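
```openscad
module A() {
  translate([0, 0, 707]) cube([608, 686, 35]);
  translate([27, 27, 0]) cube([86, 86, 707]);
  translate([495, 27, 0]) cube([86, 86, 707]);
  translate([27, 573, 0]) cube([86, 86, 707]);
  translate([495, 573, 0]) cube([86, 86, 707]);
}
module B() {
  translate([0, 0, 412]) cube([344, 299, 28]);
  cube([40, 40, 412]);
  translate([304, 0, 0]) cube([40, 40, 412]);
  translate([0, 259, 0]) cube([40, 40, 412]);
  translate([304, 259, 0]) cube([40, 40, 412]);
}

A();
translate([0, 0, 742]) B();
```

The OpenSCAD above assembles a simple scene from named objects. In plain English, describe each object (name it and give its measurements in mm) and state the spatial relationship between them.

A is a table: top 608 mm (x) × 686 mm (y), 35 mm thick, upper face at z = 742 mm, on four 86×86 mm square legs, each inset 27 mm from the nearest pair of top edges, running from z = 0 to the bottom of the top.

B is a simple wooden stool: a rectangular seat 344 mm (x) by 299 mm (y), 28 mm thick, top face at z = 440 mm, on four square legs, each 40×40 mm in cross-section. The legs rest on z = 0, each flush with a corner of the seat.

The stool is on top of the table.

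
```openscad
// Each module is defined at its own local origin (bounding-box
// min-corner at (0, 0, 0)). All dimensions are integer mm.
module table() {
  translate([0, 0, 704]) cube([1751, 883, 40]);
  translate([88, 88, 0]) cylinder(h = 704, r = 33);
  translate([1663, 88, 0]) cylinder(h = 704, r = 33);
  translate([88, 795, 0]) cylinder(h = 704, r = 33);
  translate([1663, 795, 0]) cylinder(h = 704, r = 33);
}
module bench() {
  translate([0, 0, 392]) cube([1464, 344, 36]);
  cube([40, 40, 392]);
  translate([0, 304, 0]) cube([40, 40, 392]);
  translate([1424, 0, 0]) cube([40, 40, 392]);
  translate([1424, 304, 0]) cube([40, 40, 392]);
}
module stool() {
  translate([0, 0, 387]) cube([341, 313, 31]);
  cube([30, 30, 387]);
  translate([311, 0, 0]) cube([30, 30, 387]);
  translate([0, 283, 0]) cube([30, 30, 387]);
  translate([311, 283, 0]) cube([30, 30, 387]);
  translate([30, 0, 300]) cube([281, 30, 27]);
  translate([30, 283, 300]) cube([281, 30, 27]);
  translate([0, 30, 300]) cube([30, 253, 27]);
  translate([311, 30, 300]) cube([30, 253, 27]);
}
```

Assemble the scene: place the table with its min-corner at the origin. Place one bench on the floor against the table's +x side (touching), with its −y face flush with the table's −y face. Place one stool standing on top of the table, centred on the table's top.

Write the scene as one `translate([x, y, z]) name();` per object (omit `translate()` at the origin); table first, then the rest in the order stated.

table();
translate([1751, 0, 0]) bench();
translate([705, 285, 744]) stool();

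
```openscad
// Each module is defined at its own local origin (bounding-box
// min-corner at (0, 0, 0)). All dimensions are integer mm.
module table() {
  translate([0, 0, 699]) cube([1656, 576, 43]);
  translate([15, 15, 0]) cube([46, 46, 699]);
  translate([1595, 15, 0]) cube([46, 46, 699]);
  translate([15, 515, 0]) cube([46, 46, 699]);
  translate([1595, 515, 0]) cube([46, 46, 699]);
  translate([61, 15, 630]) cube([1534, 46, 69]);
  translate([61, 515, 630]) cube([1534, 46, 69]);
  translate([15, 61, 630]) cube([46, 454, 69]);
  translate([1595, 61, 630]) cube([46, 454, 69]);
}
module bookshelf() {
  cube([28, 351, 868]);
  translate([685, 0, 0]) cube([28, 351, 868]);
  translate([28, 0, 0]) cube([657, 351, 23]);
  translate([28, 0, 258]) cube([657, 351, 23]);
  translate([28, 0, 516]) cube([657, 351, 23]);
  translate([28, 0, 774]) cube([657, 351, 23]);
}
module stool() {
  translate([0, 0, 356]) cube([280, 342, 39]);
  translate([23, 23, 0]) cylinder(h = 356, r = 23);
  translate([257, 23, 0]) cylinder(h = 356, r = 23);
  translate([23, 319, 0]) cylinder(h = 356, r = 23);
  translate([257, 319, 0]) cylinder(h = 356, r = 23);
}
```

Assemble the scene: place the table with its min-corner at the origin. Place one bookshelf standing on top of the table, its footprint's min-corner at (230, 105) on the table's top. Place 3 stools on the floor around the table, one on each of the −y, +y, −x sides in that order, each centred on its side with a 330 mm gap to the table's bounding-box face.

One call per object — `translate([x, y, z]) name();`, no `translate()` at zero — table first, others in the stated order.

table();
translate([230, 105, 742]) bookshelf();
translate([688, -672, 0]) stool();
translate([688, 906, 0]) stool();
translate([-610, 117, 0]) stool();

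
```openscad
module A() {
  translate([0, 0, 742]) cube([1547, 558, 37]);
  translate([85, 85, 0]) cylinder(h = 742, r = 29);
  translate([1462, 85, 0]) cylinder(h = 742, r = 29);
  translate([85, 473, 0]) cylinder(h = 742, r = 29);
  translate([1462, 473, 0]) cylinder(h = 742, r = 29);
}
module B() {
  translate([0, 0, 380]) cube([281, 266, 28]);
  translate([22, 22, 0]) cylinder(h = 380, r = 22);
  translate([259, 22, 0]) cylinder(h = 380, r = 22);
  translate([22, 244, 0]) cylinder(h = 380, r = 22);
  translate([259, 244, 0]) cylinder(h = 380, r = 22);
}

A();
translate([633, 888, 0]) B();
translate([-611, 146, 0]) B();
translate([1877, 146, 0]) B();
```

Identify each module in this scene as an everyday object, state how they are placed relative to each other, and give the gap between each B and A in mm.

Each stool's nearest face is 330 mm from the table's bounding box.

A is a table. B is a stool. Three stools sit around the table at the +y, −x, +x sides. The gap between each stool and the table is 330 mm.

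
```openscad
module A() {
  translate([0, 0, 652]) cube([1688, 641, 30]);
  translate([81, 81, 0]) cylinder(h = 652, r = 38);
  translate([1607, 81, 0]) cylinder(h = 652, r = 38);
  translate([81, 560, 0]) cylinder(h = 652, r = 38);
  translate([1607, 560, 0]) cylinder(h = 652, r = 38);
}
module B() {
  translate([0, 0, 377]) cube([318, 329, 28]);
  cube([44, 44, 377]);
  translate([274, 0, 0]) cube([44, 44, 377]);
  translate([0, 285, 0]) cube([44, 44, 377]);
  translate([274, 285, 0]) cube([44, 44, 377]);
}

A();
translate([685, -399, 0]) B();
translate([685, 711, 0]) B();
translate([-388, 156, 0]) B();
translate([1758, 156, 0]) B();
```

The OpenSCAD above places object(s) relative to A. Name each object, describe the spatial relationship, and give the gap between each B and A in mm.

A is a table. B is a stool. Four stools sit around the table at the −y, +y, −x, +x sides. The gap between each stool and the table is 70 mm.

Each stool's nearest face is 70 mm from the table's bounding box.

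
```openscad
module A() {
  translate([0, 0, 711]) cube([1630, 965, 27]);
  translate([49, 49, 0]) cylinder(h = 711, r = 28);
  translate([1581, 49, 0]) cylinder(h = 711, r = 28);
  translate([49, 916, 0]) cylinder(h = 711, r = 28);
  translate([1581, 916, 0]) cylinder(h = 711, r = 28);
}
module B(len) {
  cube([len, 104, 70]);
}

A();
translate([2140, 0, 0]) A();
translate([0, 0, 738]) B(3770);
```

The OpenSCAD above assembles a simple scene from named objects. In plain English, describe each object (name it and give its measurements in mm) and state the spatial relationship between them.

A is a table: top 1630 mm (x) × 965 mm (y), 27 mm thick, upper face at z = 738 mm, on four round legs of 56 mm diameter, each leg's bounding box inset 21 mm from the nearest pair of top edges, running from z = 0 to the bottom of the top.

B is a rectangular beam 3770 mm long (x), 104 mm deep (y), 70 mm thick (z).

The beam spans the tops of two tables placed 510 mm apart, resting at z = 738 mm.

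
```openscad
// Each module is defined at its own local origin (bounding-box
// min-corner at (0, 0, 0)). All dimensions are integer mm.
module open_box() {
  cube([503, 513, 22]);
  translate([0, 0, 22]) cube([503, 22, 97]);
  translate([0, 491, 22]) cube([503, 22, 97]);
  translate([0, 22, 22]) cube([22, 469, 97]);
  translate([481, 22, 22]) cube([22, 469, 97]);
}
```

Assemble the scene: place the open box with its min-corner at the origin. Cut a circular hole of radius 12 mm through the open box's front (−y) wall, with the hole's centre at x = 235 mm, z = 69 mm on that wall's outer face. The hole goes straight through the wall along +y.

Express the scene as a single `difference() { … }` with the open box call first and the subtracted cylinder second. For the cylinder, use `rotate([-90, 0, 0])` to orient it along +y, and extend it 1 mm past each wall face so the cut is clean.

difference() {
  open_box();
  translate([235, -1, 69]) rotate([-90, 0, 0]) cylinder(h = 24, r = 12);
}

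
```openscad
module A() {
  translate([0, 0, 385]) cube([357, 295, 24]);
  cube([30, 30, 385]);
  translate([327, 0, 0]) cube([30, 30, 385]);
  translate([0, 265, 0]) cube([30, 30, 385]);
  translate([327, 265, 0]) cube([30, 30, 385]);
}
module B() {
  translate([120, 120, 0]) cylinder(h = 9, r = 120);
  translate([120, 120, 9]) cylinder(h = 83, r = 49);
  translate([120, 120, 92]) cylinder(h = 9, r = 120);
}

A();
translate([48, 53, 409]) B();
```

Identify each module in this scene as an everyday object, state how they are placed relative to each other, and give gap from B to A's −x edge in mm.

A is a stool. B is a spool. The spool is on top of the stool. The gap from the spool to the stool's −x edge is 48 mm.

The spool's min-x is at 48; the stool's min-x is 0; gap = 48 mm.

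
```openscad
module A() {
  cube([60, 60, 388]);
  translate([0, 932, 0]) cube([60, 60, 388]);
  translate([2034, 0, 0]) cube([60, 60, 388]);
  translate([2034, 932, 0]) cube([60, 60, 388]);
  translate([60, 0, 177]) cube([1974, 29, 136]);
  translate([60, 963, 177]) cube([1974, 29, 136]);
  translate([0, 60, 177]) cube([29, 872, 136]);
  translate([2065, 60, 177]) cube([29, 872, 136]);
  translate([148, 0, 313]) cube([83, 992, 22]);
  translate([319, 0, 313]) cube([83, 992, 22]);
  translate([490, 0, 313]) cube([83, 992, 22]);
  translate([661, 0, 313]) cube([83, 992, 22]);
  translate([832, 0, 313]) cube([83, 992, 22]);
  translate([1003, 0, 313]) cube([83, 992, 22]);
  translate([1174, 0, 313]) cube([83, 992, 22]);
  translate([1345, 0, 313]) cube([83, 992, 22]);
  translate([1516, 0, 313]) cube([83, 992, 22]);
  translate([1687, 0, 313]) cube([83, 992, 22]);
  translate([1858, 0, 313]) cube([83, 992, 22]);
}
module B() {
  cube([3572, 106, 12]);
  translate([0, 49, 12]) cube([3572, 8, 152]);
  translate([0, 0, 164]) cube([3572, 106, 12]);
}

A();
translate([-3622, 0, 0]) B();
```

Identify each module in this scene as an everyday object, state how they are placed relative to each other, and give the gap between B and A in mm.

A is a bed frame. B is an I-beam. The I-beam is on the floor beside the bed frame on its −x side. The gap between the I-beam and the bed frame is 50 mm.

The I-beam's nearest face is 50 mm from the bed frame's −x face.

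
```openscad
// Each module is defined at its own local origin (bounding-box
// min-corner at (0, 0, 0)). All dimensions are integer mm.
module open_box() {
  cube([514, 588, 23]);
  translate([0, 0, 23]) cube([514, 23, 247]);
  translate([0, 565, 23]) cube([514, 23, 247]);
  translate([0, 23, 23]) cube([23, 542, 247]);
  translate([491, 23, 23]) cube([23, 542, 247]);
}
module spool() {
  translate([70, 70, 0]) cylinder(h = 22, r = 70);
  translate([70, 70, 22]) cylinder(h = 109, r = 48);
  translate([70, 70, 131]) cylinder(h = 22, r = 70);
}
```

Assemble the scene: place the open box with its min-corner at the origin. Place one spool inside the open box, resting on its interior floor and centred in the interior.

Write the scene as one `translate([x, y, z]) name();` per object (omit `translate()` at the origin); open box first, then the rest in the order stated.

open_box();
translate([187, 224, 23]) spool();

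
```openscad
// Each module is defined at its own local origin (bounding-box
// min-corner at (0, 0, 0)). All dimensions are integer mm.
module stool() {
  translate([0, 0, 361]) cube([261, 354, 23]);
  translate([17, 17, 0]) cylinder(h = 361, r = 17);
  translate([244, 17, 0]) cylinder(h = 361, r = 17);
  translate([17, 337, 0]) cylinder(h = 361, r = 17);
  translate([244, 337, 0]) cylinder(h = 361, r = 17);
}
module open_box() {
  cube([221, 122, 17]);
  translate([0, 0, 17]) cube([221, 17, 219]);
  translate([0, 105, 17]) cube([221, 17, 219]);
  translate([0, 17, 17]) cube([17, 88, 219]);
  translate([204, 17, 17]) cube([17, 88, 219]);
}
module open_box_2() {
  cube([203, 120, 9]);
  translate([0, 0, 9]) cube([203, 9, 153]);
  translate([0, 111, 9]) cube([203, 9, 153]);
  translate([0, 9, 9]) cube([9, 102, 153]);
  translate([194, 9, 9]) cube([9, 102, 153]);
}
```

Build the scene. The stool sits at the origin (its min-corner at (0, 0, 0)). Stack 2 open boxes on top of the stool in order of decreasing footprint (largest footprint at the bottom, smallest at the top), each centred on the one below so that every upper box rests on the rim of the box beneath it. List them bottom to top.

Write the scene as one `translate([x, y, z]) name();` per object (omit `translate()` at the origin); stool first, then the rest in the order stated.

stool();
translate([20, 116, 384]) open_box();
translate([29, 117, 620]) open_box_2();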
********************
◆ **What is expected**
Find and copy each line above holding "that".

◆ **Written answer**
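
Assemble the scene: place the table with its min-corner at the origin. Place one bookshelf standing on top of the table, its footprint's min-corner at (230, 105) on the table's top. Place 3 stools on the floor around the table, one on each of the −y, +y, −x sides in that order, each centred on its side with a 330 mm gap to the table's bounding-box face.
Assemble the scene: place the open box with its min-corner at the origin. Cut a circular hole of radius 12 mm through the open box's front (−y) wall, with the hole's centre at x = 235 mm, z = 69 mm on that wall's outer face. The hole goes straight through the wall along +y.
Build the scene. The stool sits at the origin (its min-corner at (0, 0, 0)). Stack 2 open boxes on top of the stool in order of decreasing footprint (largest footprint at the bottom, smallest at the top), each centred on the one below so that every upper box rests on the rim of the box beneath it. List them bottom to top.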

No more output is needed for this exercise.